Stored data entries

____________

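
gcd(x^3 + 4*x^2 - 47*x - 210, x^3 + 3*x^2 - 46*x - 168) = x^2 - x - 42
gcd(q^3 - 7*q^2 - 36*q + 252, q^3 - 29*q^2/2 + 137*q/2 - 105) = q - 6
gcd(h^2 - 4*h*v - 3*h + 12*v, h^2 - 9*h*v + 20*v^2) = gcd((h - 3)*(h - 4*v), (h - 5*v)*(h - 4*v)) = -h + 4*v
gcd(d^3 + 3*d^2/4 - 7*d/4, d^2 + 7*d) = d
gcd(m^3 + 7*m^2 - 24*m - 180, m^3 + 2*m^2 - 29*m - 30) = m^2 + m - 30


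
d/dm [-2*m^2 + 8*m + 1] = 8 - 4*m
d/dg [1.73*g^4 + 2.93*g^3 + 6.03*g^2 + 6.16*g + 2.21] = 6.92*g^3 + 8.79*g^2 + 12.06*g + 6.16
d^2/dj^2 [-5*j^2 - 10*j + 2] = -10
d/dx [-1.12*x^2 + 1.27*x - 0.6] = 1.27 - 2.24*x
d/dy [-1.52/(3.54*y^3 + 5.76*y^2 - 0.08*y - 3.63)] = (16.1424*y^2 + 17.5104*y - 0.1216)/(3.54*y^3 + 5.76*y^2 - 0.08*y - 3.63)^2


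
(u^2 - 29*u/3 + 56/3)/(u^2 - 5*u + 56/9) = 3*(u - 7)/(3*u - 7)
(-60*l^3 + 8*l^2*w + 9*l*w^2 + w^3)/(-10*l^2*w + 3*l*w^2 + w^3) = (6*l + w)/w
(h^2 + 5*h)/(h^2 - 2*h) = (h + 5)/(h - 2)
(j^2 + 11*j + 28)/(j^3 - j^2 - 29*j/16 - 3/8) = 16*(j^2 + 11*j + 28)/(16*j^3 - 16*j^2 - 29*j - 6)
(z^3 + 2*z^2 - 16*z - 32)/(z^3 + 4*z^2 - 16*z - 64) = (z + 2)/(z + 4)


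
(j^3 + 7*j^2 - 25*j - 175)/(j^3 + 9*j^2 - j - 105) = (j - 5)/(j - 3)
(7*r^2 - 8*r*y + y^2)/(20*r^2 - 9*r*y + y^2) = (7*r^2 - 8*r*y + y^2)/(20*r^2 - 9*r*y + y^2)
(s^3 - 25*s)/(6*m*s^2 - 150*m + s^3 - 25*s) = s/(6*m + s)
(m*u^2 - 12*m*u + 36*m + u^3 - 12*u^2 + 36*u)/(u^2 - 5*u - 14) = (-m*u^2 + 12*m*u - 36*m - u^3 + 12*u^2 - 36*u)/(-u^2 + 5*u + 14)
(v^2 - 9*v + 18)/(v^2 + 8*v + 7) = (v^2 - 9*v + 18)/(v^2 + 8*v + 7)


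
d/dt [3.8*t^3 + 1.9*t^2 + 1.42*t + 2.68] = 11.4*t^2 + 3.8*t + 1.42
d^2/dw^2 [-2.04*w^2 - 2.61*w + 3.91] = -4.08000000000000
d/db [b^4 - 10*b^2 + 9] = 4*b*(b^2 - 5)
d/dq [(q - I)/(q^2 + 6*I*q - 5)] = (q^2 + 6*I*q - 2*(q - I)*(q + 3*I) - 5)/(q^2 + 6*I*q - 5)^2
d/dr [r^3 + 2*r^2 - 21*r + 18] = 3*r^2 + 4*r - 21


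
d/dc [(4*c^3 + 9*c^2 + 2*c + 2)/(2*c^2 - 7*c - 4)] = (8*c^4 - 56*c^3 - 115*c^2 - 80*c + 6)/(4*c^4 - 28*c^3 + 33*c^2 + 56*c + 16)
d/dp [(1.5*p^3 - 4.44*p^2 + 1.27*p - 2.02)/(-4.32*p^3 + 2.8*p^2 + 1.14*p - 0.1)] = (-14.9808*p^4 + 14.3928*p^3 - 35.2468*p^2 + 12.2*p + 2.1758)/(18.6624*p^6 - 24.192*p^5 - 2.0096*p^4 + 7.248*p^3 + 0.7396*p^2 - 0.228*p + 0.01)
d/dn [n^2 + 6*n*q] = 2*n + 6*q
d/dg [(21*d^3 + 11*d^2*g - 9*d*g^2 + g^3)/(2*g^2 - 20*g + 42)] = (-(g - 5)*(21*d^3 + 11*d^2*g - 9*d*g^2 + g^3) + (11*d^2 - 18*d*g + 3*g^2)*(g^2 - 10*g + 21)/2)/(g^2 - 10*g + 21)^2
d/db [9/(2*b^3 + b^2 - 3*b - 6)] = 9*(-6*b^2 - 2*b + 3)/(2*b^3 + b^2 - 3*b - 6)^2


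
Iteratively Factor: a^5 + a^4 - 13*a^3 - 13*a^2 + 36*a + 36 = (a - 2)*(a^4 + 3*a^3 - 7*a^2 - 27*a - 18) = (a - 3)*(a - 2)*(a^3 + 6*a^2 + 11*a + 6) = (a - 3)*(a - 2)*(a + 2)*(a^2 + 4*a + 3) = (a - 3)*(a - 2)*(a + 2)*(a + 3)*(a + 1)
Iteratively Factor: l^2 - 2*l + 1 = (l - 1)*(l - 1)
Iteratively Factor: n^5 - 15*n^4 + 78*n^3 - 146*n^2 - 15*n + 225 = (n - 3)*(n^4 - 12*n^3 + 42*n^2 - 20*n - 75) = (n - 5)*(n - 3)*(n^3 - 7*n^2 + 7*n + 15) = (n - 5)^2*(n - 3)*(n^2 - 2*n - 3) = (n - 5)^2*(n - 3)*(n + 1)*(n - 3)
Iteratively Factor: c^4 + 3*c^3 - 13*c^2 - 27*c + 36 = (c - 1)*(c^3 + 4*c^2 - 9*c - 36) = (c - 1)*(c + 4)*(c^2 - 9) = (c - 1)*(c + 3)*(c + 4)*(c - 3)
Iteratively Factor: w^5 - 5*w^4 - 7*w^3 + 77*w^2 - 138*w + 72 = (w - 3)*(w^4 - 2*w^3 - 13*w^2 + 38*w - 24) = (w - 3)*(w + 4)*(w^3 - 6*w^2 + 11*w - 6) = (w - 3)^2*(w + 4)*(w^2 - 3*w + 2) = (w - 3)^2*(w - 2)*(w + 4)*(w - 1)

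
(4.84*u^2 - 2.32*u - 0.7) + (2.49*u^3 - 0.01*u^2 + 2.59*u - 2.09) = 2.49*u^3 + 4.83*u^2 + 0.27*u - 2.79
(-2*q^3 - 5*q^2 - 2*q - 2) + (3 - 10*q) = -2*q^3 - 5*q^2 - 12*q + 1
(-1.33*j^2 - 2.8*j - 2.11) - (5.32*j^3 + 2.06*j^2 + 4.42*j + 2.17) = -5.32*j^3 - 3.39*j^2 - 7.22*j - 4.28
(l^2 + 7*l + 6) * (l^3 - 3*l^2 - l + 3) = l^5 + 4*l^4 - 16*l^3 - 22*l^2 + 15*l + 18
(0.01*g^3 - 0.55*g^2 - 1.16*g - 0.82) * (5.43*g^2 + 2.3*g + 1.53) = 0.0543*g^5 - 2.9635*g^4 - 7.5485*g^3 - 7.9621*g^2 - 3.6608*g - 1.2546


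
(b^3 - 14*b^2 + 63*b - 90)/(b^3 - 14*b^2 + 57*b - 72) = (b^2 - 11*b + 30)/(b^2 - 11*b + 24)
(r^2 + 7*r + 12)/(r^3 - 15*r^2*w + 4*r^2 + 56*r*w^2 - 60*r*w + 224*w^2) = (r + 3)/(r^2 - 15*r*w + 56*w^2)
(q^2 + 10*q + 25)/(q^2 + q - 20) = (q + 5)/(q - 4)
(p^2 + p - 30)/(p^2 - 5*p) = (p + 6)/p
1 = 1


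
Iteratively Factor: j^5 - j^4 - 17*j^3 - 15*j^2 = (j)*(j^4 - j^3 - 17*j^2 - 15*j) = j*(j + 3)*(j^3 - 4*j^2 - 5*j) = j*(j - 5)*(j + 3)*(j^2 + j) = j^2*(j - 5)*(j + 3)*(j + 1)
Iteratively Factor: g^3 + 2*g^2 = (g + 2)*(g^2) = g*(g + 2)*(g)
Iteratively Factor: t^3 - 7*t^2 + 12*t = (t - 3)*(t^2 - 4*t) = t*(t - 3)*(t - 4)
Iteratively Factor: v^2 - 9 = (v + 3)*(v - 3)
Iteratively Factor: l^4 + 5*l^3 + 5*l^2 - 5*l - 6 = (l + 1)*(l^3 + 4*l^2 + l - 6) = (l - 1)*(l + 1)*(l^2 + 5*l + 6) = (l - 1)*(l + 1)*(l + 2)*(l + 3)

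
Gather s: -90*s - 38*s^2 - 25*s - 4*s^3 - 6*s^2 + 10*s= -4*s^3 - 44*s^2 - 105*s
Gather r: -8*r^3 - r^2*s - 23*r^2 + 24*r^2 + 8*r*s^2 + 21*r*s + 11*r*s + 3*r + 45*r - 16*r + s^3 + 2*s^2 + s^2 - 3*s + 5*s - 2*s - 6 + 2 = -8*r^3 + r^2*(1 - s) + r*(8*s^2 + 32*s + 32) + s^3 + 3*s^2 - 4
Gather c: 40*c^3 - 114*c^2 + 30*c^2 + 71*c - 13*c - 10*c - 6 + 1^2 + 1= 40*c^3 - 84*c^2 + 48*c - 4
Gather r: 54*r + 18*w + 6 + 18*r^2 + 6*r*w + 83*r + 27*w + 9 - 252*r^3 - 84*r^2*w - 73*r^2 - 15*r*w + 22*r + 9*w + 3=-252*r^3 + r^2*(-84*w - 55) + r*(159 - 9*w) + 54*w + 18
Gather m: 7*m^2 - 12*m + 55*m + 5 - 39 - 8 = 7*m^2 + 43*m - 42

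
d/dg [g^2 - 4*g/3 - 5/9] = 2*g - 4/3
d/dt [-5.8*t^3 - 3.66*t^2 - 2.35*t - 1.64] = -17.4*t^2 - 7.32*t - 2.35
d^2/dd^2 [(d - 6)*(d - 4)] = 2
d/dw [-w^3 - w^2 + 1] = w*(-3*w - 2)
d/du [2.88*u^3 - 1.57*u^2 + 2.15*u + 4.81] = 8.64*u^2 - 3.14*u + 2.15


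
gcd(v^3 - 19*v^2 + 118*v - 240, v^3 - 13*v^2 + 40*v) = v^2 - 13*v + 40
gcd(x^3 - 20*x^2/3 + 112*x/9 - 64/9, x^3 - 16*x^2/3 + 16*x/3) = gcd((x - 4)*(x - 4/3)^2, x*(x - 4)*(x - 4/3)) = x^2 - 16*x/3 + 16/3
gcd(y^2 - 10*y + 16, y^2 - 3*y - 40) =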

____________

WORK ORDER
Restate verbatim all lines from the start of the data through the line containing "d/dr [r^3 +", with both ends kept.

EXERCISE ANSWER
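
gcd(x^3 + 4*x^2 - 47*x - 210, x^3 + 3*x^2 - 46*x - 168) = x^2 - x - 42
gcd(q^3 - 7*q^2 - 36*q + 252, q^3 - 29*q^2/2 + 137*q/2 - 105) = q - 6
gcd(h^2 - 4*h*v - 3*h + 12*v, h^2 - 9*h*v + 20*v^2) = gcd((h - 3)*(h - 4*v), (h - 5*v)*(h - 4*v)) = -h + 4*v
gcd(d^3 + 3*d^2/4 - 7*d/4, d^2 + 7*d) = d
gcd(m^3 + 7*m^2 - 24*m - 180, m^3 + 2*m^2 - 29*m - 30) = m^2 + m - 30


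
d/dm [-2*m^2 + 8*m + 1] = 8 - 4*m
d/dg [1.73*g^4 + 2.93*g^3 + 6.03*g^2 + 6.16*g + 2.21] = 6.92*g^3 + 8.79*g^2 + 12.06*g + 6.16
d^2/dj^2 [-5*j^2 - 10*j + 2] = -10
d/dx [-1.12*x^2 + 1.27*x - 0.6] = 1.27 - 2.24*x
d/dy [-1.52/(3.54*y^3 + 5.76*y^2 - 0.08*y - 3.63)] = (16.1424*y^2 + 17.5104*y - 0.1216)/(3.54*y^3 + 5.76*y^2 - 0.08*y - 3.63)^2


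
(u^2 - 29*u/3 + 56/3)/(u^2 - 5*u + 56/9) = 3*(u - 7)/(3*u - 7)
(-60*l^3 + 8*l^2*w + 9*l*w^2 + w^3)/(-10*l^2*w + 3*l*w^2 + w^3) = (6*l + w)/w
(h^2 + 5*h)/(h^2 - 2*h) = (h + 5)/(h - 2)
(j^2 + 11*j + 28)/(j^3 - j^2 - 29*j/16 - 3/8) = 16*(j^2 + 11*j + 28)/(16*j^3 - 16*j^2 - 29*j - 6)
(z^3 + 2*z^2 - 16*z - 32)/(z^3 + 4*z^2 - 16*z - 64) = (z + 2)/(z + 4)


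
(j^3 + 7*j^2 - 25*j - 175)/(j^3 + 9*j^2 - j - 105) = (j - 5)/(j - 3)
(7*r^2 - 8*r*y + y^2)/(20*r^2 - 9*r*y + y^2) = (7*r^2 - 8*r*y + y^2)/(20*r^2 - 9*r*y + y^2)
(s^3 - 25*s)/(6*m*s^2 - 150*m + s^3 - 25*s) = s/(6*m + s)
(m*u^2 - 12*m*u + 36*m + u^3 - 12*u^2 + 36*u)/(u^2 - 5*u - 14) = (-m*u^2 + 12*m*u - 36*m - u^3 + 12*u^2 - 36*u)/(-u^2 + 5*u + 14)
(v^2 - 9*v + 18)/(v^2 + 8*v + 7) = (v^2 - 9*v + 18)/(v^2 + 8*v + 7)


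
d/dt [3.8*t^3 + 1.9*t^2 + 1.42*t + 2.68] = 11.4*t^2 + 3.8*t + 1.42
d^2/dw^2 [-2.04*w^2 - 2.61*w + 3.91] = -4.08000000000000
d/db [b^4 - 10*b^2 + 9] = 4*b*(b^2 - 5)
d/dq [(q - I)/(q^2 + 6*I*q - 5)] = (q^2 + 6*I*q - 2*(q - I)*(q + 3*I) - 5)/(q^2 + 6*I*q - 5)^2
d/dr [r^3 + 2*r^2 - 21*r + 18] = 3*r^2 + 4*r - 21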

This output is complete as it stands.